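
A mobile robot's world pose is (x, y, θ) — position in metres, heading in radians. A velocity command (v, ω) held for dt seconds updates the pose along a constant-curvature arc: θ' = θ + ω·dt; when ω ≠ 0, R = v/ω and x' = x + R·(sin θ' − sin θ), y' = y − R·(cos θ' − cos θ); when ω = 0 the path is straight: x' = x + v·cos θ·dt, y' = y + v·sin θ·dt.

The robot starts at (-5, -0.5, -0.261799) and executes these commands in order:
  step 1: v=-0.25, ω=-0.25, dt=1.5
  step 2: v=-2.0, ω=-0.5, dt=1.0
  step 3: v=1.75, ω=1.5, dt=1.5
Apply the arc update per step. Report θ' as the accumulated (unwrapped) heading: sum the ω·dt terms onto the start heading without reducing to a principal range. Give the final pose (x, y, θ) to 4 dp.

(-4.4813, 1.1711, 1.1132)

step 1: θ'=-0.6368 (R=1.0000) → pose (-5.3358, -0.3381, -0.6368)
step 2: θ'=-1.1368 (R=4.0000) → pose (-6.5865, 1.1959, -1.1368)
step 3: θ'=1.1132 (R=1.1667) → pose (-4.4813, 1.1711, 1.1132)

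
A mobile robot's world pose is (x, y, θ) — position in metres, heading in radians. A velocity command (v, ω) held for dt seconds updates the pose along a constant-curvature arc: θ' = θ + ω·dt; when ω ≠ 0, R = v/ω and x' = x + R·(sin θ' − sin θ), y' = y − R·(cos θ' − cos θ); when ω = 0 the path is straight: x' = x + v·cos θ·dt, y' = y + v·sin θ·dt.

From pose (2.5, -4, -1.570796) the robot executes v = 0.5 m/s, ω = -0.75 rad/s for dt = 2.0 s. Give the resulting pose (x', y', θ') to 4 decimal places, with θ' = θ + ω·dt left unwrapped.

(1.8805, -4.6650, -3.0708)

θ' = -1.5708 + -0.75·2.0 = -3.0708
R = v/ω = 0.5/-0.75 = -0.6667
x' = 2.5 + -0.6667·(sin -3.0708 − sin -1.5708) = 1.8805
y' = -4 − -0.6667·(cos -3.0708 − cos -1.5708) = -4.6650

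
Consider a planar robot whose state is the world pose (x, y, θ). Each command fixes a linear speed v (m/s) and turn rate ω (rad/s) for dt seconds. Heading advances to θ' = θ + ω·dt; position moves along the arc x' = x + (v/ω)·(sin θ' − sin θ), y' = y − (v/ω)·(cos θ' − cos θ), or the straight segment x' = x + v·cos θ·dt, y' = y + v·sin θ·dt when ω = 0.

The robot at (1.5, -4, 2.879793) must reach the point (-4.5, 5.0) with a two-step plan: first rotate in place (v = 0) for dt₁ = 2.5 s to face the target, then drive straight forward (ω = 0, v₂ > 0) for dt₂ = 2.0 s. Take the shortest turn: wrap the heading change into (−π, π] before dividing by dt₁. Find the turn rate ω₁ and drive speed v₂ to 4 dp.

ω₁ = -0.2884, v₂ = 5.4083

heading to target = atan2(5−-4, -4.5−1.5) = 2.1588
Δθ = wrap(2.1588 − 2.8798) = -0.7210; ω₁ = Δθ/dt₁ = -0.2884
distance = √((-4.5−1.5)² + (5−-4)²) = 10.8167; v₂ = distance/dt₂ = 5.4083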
...
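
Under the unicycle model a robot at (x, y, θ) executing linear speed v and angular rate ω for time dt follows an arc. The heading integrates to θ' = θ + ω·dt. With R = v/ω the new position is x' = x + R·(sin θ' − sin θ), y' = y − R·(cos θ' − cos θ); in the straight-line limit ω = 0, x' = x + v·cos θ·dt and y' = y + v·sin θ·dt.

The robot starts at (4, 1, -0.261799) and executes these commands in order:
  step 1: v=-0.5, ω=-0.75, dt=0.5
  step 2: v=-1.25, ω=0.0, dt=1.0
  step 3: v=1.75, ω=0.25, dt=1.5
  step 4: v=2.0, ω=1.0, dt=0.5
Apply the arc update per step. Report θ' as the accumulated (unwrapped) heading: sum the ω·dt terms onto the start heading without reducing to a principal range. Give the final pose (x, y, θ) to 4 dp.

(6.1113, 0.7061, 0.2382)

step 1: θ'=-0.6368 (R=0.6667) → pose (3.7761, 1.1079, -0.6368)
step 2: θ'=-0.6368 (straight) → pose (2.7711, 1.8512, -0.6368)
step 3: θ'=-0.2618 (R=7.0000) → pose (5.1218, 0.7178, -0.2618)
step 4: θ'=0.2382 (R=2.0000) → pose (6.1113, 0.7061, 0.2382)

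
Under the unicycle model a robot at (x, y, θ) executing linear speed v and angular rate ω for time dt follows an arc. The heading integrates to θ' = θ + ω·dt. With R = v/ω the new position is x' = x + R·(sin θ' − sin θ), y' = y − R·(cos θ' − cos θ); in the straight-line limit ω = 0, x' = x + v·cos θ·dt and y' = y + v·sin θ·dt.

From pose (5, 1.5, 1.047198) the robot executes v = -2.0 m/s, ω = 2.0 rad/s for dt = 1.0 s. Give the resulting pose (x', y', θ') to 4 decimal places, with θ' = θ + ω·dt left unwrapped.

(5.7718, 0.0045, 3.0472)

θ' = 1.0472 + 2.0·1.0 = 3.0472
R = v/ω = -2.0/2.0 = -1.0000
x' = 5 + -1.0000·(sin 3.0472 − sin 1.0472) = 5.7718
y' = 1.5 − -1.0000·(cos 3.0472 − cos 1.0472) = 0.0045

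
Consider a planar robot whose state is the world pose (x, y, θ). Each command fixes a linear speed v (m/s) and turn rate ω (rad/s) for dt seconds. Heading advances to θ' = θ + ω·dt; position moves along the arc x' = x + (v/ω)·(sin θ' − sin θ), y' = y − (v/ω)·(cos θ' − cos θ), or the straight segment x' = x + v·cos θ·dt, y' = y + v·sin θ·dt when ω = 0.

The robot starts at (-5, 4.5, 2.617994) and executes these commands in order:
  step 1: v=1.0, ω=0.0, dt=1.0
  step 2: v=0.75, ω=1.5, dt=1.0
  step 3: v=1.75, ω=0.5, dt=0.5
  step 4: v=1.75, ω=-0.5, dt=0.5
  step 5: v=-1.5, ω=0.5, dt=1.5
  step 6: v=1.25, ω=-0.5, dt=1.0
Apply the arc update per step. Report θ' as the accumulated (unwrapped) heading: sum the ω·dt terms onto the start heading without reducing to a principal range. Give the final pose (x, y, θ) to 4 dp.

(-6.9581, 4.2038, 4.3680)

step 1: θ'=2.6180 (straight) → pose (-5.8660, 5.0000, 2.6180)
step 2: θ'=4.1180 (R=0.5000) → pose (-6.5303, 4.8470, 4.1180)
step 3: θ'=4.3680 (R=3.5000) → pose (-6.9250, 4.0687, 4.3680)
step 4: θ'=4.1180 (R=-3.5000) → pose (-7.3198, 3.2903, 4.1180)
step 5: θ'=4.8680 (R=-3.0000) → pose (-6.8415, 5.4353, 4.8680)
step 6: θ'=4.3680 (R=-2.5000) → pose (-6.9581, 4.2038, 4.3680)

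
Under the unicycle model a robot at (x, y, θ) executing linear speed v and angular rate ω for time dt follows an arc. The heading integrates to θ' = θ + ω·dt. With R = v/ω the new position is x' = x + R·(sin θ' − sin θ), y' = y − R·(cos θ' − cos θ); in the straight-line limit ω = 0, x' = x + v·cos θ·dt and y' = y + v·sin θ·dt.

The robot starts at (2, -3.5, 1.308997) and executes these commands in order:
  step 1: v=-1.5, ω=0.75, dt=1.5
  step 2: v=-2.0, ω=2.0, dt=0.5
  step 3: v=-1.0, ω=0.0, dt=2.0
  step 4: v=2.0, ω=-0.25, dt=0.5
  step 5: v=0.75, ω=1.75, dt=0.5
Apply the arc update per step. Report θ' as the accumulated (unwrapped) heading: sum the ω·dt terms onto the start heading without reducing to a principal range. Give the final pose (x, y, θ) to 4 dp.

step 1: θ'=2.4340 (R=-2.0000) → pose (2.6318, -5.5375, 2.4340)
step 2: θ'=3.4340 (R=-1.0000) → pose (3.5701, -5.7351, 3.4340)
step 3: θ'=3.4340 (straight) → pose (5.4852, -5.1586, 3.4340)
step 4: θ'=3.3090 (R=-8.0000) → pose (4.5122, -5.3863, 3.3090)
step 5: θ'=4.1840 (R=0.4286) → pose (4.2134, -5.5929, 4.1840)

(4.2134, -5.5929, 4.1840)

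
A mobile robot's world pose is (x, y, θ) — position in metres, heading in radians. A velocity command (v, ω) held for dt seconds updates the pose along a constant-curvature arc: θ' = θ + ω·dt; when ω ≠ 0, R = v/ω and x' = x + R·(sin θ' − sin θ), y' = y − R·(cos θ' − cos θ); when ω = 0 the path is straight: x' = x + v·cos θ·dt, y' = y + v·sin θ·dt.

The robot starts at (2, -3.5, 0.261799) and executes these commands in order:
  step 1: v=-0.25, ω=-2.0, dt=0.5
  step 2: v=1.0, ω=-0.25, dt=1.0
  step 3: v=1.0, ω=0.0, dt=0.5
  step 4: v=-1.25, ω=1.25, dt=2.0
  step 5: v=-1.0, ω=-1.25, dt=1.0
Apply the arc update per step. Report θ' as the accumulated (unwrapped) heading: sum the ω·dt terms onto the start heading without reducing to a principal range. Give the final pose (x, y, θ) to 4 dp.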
---
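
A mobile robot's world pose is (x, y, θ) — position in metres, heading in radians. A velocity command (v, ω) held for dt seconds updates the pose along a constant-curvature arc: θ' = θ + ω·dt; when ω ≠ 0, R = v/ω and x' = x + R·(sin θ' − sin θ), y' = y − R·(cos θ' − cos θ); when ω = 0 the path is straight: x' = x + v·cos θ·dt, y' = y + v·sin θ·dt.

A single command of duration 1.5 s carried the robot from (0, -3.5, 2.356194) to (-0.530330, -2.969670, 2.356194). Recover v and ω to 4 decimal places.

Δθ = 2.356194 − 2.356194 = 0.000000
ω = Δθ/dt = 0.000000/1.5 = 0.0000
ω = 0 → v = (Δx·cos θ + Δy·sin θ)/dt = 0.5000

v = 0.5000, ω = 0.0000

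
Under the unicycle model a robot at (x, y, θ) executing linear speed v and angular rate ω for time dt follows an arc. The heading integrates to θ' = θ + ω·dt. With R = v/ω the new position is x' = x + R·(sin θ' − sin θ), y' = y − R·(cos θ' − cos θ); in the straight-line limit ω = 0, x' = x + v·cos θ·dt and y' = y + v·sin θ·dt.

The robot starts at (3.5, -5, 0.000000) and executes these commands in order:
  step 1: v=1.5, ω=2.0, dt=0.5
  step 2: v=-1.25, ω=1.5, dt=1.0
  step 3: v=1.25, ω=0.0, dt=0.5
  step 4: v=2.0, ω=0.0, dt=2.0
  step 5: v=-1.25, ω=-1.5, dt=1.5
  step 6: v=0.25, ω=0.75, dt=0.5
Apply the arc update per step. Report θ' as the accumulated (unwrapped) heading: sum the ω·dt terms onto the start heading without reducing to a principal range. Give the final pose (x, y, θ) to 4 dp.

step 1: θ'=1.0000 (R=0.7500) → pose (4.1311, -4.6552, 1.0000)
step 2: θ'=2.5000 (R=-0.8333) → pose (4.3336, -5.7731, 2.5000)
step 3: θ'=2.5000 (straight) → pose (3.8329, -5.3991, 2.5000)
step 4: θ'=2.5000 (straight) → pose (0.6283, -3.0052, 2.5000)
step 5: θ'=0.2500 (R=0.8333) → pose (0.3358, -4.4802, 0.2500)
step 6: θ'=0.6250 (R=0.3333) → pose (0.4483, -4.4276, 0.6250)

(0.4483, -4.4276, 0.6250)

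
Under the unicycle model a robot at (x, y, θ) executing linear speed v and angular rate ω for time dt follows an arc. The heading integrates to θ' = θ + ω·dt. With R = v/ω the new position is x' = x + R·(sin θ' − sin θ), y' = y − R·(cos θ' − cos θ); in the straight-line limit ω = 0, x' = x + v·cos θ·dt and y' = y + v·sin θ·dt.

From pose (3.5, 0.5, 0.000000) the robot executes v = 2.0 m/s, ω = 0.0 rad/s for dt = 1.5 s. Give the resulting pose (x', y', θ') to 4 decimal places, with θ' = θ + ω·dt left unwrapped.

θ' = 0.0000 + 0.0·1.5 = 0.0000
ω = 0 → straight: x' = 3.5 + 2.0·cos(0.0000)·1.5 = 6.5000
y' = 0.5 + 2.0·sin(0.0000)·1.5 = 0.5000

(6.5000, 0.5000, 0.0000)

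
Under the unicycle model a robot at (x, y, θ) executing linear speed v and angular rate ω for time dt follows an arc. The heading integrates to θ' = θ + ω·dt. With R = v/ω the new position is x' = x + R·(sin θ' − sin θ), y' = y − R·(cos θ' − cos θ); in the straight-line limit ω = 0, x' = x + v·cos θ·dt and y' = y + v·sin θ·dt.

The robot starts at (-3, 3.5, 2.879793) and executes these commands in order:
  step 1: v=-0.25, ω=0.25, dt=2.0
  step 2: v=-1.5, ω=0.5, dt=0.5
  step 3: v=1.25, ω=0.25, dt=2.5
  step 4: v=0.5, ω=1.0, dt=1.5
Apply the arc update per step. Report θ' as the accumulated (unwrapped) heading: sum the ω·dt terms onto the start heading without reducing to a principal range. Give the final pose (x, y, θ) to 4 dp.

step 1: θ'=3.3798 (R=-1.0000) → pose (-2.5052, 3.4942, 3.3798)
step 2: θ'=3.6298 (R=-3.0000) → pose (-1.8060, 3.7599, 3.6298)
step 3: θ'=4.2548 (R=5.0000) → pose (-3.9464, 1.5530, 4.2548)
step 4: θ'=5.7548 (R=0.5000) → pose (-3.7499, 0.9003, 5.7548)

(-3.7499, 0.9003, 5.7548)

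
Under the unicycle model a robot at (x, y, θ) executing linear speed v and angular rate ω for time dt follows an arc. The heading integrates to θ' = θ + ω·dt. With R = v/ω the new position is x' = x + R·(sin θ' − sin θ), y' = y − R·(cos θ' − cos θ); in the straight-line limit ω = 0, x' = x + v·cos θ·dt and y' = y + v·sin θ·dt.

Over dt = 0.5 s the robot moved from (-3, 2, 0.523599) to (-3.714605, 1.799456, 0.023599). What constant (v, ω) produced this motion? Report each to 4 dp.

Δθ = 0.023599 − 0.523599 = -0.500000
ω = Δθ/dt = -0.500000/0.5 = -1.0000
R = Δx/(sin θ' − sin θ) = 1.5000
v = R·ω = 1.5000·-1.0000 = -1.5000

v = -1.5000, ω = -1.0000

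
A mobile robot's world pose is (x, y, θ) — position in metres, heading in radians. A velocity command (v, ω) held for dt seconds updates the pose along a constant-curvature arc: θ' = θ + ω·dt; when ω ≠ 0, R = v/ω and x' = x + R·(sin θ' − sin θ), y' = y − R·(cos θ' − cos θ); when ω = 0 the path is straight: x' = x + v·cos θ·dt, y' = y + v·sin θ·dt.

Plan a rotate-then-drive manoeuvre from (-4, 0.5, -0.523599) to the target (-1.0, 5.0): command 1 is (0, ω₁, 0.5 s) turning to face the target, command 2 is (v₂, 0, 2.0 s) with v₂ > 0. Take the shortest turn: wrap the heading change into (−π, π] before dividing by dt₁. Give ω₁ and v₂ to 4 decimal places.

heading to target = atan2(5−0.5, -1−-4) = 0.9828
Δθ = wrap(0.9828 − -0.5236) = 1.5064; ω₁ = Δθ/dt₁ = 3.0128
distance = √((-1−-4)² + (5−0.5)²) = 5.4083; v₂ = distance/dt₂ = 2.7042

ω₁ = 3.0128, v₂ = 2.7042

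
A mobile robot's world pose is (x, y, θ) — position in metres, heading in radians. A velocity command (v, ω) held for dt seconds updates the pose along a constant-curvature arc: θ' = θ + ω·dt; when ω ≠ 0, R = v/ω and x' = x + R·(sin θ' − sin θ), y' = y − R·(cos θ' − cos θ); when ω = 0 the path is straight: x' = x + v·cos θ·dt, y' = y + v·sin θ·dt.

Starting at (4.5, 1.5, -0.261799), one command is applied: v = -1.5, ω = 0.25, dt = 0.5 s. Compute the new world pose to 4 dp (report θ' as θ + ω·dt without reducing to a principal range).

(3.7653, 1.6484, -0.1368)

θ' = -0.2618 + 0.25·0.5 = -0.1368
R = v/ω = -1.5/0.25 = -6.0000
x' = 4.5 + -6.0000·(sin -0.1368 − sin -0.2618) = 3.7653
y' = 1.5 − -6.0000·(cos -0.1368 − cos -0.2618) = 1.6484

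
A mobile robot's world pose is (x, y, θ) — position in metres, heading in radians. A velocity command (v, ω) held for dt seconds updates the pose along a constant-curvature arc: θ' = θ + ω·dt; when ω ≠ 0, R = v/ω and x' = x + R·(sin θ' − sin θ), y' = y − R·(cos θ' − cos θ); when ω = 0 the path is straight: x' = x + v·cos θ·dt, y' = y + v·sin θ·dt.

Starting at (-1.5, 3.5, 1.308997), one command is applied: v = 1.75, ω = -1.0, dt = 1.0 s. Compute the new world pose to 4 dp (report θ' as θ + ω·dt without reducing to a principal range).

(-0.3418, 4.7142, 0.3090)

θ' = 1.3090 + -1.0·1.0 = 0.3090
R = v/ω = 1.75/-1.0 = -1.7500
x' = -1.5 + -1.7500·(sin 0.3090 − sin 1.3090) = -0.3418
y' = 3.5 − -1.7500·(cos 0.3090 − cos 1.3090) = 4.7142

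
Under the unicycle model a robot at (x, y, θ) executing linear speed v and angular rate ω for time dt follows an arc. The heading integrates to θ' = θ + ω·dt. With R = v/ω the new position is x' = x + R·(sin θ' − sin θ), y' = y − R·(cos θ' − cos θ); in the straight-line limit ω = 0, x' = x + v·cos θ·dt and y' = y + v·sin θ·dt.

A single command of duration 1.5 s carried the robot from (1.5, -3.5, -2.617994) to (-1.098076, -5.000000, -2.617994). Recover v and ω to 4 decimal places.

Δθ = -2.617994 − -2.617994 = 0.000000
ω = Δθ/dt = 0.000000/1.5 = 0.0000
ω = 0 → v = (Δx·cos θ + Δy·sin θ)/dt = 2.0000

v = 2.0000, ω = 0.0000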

_Task objective:_ Scan the listing and report each line where the word "these" shows up.

_Answer to the problem:_
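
The robot starts at (-5, -0.5, -0.261799) and executes these commands in order:
The robot starts at (4, 1, -0.261799) and executes these commands in order:
The robot starts at (-5, 4.5, 2.617994) and executes these commands in order:
The robot starts at (2, -3.5, 1.308997) and executes these commands in order:
The robot starts at (2, -3.5, 0.261799) and executes these commands in order:
The robot starts at (3.5, -5, 0.000000) and executes these commands in order:
The robot starts at (-3, 3.5, 2.879793) and executes these commands in order: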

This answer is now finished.